Gather every line of the entries that includes the word "Answer".

----- THE DATA -----

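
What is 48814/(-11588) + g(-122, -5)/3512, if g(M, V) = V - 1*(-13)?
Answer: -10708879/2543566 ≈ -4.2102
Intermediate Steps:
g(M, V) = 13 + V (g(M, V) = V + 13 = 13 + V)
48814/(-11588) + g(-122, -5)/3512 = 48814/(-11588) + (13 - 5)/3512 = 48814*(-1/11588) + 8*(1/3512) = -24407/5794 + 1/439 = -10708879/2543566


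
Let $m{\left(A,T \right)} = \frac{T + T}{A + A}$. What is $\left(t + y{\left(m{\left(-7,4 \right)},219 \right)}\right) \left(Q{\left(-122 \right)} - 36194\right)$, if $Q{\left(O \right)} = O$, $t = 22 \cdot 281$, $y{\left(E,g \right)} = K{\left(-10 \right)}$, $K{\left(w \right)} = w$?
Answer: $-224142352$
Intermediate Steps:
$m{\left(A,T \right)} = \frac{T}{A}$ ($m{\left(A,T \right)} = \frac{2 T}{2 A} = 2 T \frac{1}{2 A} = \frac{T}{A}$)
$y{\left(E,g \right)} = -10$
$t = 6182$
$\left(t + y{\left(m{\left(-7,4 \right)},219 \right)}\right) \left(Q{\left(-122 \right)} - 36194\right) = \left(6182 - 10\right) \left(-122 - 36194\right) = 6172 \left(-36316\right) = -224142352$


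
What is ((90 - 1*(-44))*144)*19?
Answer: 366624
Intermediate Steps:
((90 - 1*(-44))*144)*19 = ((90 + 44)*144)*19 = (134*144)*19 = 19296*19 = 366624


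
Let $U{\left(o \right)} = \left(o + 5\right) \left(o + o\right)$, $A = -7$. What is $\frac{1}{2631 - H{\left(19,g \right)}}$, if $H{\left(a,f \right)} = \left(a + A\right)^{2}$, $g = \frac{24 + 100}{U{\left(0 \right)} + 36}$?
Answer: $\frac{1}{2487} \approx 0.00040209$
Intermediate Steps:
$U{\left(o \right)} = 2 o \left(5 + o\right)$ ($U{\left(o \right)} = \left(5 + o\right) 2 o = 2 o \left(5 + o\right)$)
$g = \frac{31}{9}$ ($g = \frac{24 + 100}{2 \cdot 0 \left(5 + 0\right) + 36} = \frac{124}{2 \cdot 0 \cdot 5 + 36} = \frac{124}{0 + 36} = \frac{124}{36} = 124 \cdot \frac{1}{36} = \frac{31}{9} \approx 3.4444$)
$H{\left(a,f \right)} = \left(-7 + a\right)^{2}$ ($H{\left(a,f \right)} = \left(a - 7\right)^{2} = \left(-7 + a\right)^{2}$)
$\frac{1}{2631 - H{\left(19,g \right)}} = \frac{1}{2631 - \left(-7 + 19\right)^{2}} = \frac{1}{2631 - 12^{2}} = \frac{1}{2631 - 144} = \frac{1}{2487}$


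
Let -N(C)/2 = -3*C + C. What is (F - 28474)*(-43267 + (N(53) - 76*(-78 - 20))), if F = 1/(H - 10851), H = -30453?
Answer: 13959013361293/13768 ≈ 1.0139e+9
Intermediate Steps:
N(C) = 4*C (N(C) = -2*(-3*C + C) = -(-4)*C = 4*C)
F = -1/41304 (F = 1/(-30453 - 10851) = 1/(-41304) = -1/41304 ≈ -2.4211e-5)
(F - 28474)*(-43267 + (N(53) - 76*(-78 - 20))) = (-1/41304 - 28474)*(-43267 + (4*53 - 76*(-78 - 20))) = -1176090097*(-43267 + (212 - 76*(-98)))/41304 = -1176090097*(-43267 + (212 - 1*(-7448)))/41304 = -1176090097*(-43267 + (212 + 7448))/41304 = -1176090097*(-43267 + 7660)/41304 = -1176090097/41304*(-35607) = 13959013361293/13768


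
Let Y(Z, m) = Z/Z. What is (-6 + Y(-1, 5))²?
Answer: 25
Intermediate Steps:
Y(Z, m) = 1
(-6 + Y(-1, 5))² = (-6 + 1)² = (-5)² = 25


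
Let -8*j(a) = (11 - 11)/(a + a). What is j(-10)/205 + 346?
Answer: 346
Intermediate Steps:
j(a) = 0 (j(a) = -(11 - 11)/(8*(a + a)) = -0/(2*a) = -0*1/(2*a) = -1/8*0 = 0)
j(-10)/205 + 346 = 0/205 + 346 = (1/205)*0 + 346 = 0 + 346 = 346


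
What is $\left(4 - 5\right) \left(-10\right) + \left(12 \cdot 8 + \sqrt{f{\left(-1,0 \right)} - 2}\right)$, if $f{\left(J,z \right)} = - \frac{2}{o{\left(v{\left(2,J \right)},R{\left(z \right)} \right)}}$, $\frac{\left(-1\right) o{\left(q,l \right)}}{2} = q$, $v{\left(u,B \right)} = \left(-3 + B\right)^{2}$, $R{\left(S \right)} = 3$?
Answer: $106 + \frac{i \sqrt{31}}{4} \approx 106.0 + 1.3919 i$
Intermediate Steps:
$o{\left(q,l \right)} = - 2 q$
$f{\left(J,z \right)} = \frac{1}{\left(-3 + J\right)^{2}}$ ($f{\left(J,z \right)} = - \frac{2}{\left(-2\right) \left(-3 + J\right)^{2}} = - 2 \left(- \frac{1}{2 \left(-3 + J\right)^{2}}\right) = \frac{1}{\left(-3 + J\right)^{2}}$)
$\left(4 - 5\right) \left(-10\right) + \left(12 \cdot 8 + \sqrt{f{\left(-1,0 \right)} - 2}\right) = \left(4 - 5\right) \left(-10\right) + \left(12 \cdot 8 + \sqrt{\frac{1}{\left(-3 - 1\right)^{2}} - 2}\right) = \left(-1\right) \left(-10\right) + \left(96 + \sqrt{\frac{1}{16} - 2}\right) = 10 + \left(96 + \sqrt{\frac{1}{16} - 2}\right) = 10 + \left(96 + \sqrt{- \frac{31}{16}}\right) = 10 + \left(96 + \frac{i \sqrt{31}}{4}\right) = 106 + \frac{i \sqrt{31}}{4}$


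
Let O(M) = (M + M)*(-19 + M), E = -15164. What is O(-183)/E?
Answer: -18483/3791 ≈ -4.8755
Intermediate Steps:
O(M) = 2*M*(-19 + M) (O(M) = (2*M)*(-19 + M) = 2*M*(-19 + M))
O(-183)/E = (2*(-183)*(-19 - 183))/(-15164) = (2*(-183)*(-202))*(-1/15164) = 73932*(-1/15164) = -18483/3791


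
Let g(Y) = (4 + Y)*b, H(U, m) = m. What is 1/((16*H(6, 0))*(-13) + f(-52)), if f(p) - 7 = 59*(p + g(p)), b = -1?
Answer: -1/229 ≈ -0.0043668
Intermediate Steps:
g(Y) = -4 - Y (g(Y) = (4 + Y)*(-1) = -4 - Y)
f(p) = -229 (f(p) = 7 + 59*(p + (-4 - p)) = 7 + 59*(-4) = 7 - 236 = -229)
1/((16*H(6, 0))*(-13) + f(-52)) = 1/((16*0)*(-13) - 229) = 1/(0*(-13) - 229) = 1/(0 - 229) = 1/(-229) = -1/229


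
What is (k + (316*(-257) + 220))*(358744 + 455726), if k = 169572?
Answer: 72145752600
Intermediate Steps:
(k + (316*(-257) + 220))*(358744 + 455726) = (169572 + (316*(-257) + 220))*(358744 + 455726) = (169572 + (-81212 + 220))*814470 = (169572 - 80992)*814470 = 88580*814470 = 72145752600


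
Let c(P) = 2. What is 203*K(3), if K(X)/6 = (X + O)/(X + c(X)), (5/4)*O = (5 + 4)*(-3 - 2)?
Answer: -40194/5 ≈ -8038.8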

-----

▸ SOLUTION TO THIS TASK
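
Answer: -10708879/2543566 ≈ -4.2102
Answer: $-224142352$
Answer: 366624
Answer: $\frac{1}{2487} \approx 0.00040209$
Answer: 13959013361293/13768 ≈ 1.0139e+9
Answer: 25
Answer: 346
Answer: $106 + \frac{i \sqrt{31}}{4} \approx 106.0 + 1.3919 i$
Answer: -18483/3791 ≈ -4.8755
Answer: -1/229 ≈ -0.0043668
Answer: 72145752600
Answer: -40194/5 ≈ -8038.8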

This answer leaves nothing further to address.